(Excerpts from a dataset)
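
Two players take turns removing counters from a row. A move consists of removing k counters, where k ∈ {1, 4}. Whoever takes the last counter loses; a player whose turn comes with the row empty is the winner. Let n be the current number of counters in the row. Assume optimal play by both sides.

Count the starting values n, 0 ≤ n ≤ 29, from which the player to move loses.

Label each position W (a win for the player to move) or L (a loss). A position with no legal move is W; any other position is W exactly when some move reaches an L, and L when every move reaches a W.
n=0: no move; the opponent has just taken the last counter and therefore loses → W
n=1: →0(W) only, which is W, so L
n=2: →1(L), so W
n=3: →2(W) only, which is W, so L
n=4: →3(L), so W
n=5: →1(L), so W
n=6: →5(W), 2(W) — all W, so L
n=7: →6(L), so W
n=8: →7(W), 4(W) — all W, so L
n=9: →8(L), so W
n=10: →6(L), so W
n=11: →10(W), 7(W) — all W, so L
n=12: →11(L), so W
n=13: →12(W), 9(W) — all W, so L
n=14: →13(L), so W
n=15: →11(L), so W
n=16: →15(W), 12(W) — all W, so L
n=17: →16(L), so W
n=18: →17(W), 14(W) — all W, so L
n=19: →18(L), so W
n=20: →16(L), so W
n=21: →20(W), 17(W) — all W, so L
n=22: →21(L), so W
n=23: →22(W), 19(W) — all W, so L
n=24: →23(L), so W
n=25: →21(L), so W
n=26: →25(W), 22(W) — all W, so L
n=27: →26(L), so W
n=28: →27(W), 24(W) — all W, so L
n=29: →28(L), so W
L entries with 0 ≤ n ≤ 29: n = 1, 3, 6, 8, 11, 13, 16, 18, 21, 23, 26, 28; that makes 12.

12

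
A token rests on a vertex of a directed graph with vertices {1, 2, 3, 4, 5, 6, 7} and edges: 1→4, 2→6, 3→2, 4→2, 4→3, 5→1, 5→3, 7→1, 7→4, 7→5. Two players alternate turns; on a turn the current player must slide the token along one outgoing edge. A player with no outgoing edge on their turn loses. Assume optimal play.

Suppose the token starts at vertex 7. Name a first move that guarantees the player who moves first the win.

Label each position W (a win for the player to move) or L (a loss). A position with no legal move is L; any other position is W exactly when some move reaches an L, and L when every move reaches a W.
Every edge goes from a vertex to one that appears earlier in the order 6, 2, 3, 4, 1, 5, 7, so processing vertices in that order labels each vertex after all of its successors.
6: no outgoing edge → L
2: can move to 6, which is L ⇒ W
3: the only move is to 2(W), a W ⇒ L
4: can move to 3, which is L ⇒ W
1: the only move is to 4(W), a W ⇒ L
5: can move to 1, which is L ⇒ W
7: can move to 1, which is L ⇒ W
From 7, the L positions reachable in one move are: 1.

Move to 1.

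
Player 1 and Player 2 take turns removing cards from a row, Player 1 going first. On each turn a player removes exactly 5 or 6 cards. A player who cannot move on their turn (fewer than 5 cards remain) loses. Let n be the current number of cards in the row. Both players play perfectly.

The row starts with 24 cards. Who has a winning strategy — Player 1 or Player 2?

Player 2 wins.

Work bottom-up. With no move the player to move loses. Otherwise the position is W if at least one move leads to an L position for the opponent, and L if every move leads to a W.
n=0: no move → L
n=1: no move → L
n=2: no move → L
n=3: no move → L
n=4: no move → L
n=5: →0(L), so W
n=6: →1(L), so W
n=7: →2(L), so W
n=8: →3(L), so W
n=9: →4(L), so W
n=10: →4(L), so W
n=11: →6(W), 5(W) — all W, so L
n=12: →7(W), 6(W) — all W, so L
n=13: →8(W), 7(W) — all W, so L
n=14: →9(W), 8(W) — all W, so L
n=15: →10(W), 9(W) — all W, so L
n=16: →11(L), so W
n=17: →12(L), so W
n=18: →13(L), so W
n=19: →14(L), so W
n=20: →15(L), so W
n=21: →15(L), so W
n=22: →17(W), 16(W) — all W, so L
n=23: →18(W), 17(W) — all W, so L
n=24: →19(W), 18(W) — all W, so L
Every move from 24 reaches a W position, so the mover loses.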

_WHAT IS EXPECTED:_
All of the data above should be reproduced verbatim.

_RESPONSE TO THIS EXERCISE:_
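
Two players take turns removing counters from a row. A move consists of removing k counters, where k ∈ {1, 4}. Whoever takes the last counter loses; a player whose turn comes with the row empty is the winner. Let n be the current number of counters in the row. Assume optimal play by both sides.

Count the starting values n, 0 ≤ n ≤ 29, from which the player to move loses.

Label each position W (a win for the player to move) or L (a loss). A position with no legal move is W; any other position is W exactly when some move reaches an L, and L when every move reaches a W.
n=0: no move; the opponent has just taken the last counter and therefore loses → W
n=1: →0(W) only, which is W, so L
n=2: →1(L), so W
n=3: →2(W) only, which is W, so L
n=4: →3(L), so W
n=5: →1(L), so W
n=6: →5(W), 2(W) — all W, so L
n=7: →6(L), so W
n=8: →7(W), 4(W) — all W, so L
n=9: →8(L), so W
n=10: →6(L), so W
n=11: →10(W), 7(W) — all W, so L
n=12: →11(L), so W
n=13: →12(W), 9(W) — all W, so L
n=14: →13(L), so W
n=15: →11(L), so W
n=16: →15(W), 12(W) — all W, so L
n=17: →16(L), so W
n=18: →17(W), 14(W) — all W, so L
n=19: →18(L), so W
n=20: →16(L), so W
n=21: →20(W), 17(W) — all W, so L
n=22: →21(L), so W
n=23: →22(W), 19(W) — all W, so L
n=24: →23(L), so W
n=25: →21(L), so W
n=26: →25(W), 22(W) — all W, so L
n=27: →26(L), so W
n=28: →27(W), 24(W) — all W, so L
n=29: →28(L), so W
L entries with 0 ≤ n ≤ 29: n = 1, 3, 6, 8, 11, 13, 16, 18, 21, 23, 26, 28; that makes 12.

12

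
A token rests on a vertex of a directed graph with vertices {1, 2, 3, 4, 5, 6, 7} and edges: 1→4, 2→6, 3→2, 4→2, 4→3, 5→1, 5→3, 7→1, 7→4, 7→5. Two players alternate turns; on a turn the current player must slide the token along one outgoing edge. A player with no outgoing edge on their turn loses. Assume optimal play.

Suppose the token starts at vertex 7. Name a first move that guarantees the player who moves first the win.

Label each position W (a win for the player to move) or L (a loss). A position with no legal move is L; any other position is W exactly when some move reaches an L, and L when every move reaches a W.
Every edge goes from a vertex to one that appears earlier in the order 6, 2, 3, 4, 1, 5, 7, so processing vertices in that order labels each vertex after all of its successors.
6: no outgoing edge → L
2: can move to 6, which is L ⇒ W
3: the only move is to 2(W), a W ⇒ L
4: can move to 3, which is L ⇒ W
1: the only move is to 4(W), a W ⇒ L
5: can move to 1, which is L ⇒ W
7: can move to 1, which is L ⇒ W
From 7, the L positions reachable in one move are: 1.

Move to 1.

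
Player 1 and Player 2 take turns removing cards from a row, Player 1 going first. On each turn a player removes exactly 5 or 6 cards. A player who cannot move on their turn (fewer than 5 cards remain) loses. Let n be the current number of cards in the row. Both players play perfectly.

The row starts with 24 cards. Who has a winning strategy — Player 1 or Player 2?

Player 2 wins.

Work bottom-up. With no move the player to move loses. Otherwise the position is W if at least one move leads to an L position for the opponent, and L if every move leads to a W.
n=0: no move → L
n=1: no move → L
n=2: no move → L
n=3: no move → L
n=4: no move → L
n=5: →0(L), so W
n=6: →1(L), so W
n=7: →2(L), so W
n=8: →3(L), so W
n=9: →4(L), so W
n=10: →4(L), so W
n=11: →6(W), 5(W) — all W, so L
n=12: →7(W), 6(W) — all W, so L
n=13: →8(W), 7(W) — all W, so L
n=14: →9(W), 8(W) — all W, so L
n=15: →10(W), 9(W) — all W, so L
n=16: →11(L), so W
n=17: →12(L), so W
n=18: →13(L), so W
n=19: →14(L), so W
n=20: →15(L), so W
n=21: →15(L), so W
n=22: →17(W), 16(W) — all W, so L
n=23: →18(W), 17(W) — all W, so L
n=24: →19(W), 18(W) — all W, so L
Every move from 24 reaches a W position, so the mover loses.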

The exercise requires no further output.